- TASK INSTRUCTIONS -
Where a line in the material beneath contains "correct", count it. Give the number only.

- GIVEN INFORMATION -

____________________

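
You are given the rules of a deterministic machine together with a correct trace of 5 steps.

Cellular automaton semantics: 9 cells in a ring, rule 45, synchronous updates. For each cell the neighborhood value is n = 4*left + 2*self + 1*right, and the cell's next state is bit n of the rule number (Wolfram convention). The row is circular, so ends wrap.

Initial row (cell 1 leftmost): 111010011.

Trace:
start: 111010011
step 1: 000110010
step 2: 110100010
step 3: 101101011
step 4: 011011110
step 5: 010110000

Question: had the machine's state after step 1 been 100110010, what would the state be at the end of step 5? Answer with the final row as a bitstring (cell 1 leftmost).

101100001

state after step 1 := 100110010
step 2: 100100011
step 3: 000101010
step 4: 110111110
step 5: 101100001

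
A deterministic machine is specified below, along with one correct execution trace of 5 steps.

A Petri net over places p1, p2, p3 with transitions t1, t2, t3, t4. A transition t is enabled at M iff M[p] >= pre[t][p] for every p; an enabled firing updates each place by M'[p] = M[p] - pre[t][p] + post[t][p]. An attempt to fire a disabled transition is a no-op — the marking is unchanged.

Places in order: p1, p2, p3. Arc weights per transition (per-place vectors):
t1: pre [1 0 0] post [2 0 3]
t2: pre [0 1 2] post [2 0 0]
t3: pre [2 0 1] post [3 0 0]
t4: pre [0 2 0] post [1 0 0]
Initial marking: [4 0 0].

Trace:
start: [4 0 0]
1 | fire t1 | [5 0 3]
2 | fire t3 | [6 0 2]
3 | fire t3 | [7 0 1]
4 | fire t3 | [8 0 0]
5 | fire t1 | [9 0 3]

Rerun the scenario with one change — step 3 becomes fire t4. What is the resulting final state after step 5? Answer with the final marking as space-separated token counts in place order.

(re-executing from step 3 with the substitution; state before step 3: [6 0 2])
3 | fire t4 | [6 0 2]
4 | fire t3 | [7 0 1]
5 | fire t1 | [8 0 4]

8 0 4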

____________________

- WRITTEN SOLUTION -
2